— Brief —
Please filter the entries and return only the lines that include "brine".

— Data extract —
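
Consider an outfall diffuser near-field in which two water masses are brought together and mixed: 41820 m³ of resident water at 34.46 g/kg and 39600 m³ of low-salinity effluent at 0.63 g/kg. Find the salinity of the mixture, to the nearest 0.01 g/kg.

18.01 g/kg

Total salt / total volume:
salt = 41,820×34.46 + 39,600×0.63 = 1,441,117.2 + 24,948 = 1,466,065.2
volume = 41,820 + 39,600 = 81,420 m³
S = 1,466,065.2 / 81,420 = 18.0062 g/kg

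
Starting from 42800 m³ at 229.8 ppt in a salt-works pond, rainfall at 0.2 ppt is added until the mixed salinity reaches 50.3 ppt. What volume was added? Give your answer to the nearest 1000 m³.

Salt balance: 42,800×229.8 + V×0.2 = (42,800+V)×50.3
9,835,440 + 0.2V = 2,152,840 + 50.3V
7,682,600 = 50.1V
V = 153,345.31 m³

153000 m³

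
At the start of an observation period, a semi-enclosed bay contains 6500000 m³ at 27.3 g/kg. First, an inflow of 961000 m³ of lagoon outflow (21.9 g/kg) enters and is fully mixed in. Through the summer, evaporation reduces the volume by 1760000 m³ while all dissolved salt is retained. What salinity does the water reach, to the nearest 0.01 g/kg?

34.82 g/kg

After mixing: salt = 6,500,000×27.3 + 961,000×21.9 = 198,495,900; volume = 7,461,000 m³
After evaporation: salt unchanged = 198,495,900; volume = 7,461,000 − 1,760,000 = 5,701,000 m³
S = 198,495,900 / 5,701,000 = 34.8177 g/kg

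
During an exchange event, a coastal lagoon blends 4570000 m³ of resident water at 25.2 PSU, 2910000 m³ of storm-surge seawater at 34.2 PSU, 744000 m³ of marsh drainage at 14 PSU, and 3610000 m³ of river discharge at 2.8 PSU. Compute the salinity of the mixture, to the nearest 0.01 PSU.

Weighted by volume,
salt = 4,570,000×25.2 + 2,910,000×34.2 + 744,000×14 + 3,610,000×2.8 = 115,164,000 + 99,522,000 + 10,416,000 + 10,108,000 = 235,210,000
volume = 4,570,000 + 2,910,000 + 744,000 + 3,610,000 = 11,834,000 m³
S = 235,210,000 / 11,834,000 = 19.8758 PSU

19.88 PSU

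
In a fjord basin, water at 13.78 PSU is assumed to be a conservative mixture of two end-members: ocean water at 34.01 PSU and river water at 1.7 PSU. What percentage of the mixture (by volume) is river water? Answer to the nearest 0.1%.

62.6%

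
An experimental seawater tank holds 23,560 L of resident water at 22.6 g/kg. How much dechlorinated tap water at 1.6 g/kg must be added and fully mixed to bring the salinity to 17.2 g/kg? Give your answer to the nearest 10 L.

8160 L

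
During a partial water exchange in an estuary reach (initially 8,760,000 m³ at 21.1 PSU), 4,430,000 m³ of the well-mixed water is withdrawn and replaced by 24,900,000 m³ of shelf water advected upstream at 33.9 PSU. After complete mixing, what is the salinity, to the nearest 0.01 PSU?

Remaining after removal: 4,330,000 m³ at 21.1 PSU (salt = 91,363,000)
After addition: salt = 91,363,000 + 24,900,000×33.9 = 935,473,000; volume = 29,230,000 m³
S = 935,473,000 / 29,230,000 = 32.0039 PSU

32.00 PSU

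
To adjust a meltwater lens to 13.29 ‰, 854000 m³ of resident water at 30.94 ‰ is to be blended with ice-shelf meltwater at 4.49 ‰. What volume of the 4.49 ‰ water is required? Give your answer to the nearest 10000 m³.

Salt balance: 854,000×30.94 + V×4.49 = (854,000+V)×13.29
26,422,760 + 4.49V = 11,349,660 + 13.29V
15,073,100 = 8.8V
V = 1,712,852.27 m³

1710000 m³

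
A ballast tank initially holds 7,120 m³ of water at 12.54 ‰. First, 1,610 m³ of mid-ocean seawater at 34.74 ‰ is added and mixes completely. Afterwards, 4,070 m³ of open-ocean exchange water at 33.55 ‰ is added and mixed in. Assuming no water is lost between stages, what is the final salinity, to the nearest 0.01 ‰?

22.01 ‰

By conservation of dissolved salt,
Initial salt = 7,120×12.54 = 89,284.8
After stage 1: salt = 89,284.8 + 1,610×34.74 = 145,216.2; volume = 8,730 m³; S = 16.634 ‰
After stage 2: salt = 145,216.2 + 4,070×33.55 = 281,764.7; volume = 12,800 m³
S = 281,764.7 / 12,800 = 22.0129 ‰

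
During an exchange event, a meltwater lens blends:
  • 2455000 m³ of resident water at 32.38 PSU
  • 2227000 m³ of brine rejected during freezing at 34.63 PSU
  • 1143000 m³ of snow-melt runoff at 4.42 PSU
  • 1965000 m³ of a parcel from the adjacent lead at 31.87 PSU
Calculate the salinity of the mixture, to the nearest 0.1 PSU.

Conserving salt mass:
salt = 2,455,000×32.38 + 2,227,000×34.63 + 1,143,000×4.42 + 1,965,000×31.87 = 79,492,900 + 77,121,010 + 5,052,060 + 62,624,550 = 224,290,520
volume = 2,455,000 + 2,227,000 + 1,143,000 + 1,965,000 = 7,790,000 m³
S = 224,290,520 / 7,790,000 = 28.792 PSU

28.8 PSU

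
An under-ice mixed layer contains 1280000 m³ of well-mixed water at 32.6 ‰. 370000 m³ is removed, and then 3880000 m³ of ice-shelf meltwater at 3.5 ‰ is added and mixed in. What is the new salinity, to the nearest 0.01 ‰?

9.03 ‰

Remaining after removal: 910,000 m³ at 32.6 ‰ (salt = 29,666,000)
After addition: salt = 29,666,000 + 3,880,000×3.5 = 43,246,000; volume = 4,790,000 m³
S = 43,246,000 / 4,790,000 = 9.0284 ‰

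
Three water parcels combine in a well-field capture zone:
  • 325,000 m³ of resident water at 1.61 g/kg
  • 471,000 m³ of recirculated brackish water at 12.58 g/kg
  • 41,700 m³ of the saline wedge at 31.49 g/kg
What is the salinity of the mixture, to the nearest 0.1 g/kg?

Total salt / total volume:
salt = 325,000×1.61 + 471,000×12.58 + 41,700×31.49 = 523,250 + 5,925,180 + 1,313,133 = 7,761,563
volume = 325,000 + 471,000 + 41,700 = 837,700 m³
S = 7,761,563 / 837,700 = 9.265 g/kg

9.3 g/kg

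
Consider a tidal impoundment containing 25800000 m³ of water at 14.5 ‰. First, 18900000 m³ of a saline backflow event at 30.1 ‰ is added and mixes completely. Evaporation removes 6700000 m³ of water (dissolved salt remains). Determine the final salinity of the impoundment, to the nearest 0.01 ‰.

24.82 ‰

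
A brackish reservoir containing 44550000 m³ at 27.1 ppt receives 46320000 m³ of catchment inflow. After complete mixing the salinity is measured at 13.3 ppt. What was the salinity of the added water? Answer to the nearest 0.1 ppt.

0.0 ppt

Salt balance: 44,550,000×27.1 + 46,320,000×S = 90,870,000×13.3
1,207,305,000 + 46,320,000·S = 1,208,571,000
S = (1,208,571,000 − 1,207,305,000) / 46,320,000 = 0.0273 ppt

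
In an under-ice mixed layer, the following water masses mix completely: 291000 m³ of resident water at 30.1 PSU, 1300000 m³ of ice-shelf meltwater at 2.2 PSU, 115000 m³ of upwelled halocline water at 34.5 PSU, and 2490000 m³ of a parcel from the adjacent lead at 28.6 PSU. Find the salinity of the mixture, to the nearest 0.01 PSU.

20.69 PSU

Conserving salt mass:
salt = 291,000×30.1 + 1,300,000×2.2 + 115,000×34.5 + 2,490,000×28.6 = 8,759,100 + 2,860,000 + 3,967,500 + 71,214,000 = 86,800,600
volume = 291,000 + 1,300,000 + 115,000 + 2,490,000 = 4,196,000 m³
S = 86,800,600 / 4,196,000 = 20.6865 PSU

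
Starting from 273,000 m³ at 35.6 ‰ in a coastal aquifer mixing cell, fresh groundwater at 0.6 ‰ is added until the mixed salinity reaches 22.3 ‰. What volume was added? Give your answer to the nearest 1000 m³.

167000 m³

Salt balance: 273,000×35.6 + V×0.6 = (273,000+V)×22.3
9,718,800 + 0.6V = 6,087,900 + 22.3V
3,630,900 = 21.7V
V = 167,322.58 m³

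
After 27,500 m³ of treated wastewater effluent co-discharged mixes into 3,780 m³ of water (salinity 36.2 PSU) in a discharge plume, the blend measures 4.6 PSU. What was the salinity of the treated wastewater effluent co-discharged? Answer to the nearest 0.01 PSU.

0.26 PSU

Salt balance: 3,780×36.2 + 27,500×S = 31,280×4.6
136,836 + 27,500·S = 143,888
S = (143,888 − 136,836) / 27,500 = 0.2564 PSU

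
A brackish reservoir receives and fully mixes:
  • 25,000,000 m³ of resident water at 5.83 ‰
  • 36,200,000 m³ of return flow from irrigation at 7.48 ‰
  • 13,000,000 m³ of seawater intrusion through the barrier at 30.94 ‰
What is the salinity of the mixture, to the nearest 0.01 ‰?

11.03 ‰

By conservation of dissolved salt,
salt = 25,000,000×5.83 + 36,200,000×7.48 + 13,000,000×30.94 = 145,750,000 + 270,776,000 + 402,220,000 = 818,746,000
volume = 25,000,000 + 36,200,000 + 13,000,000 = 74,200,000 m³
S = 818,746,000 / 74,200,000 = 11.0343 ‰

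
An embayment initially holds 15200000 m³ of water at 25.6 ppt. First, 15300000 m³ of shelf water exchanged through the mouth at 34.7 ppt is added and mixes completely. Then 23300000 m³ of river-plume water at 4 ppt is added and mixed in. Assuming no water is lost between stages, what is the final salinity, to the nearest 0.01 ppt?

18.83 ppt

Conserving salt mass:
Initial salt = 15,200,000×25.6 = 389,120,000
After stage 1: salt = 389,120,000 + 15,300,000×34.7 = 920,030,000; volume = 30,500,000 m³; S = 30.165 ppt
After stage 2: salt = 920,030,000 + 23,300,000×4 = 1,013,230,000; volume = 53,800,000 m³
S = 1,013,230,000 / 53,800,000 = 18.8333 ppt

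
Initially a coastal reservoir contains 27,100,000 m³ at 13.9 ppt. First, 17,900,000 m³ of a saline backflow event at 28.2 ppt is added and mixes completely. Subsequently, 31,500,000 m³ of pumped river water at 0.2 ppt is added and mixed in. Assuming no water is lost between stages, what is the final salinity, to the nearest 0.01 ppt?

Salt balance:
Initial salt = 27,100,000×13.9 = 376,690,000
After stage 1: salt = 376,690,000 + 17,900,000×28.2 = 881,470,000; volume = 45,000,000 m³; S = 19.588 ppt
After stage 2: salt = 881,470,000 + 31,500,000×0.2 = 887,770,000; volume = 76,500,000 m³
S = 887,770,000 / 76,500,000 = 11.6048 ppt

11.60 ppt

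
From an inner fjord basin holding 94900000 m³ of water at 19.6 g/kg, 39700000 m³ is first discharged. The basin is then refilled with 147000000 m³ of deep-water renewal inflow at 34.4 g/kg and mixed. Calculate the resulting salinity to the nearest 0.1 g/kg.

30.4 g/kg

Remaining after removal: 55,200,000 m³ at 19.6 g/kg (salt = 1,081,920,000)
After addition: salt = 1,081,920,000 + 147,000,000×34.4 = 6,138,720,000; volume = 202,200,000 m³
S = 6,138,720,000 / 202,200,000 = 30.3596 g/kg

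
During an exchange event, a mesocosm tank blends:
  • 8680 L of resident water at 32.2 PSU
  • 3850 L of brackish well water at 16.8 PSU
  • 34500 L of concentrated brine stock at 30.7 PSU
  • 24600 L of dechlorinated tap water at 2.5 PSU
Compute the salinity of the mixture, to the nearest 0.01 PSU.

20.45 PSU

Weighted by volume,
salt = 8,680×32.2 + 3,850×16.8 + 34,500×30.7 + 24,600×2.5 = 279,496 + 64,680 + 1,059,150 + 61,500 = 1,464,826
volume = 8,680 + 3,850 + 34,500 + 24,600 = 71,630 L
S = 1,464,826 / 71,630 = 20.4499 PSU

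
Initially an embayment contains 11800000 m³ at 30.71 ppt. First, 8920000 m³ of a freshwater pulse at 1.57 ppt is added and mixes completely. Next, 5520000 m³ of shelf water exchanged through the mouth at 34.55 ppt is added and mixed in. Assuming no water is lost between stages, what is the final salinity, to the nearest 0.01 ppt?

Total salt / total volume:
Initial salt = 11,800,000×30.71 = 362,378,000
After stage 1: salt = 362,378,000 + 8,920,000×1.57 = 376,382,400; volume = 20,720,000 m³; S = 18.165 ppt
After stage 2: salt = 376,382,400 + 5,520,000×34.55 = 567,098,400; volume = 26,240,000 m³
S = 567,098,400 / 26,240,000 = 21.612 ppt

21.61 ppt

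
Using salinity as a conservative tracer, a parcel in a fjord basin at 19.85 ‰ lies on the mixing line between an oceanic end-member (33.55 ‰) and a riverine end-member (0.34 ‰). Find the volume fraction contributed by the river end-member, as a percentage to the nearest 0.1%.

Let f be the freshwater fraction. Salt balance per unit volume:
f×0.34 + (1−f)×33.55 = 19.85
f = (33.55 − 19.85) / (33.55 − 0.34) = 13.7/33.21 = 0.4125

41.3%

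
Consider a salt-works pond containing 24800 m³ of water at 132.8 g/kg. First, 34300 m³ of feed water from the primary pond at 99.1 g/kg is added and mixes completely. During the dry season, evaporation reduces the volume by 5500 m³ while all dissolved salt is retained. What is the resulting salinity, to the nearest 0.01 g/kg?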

— Response for this exercise —
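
  • 2227000 m³ of brine rejected during freezing at 34.63 PSU
  • 34500 L of concentrated brine stock at 30.7 PSU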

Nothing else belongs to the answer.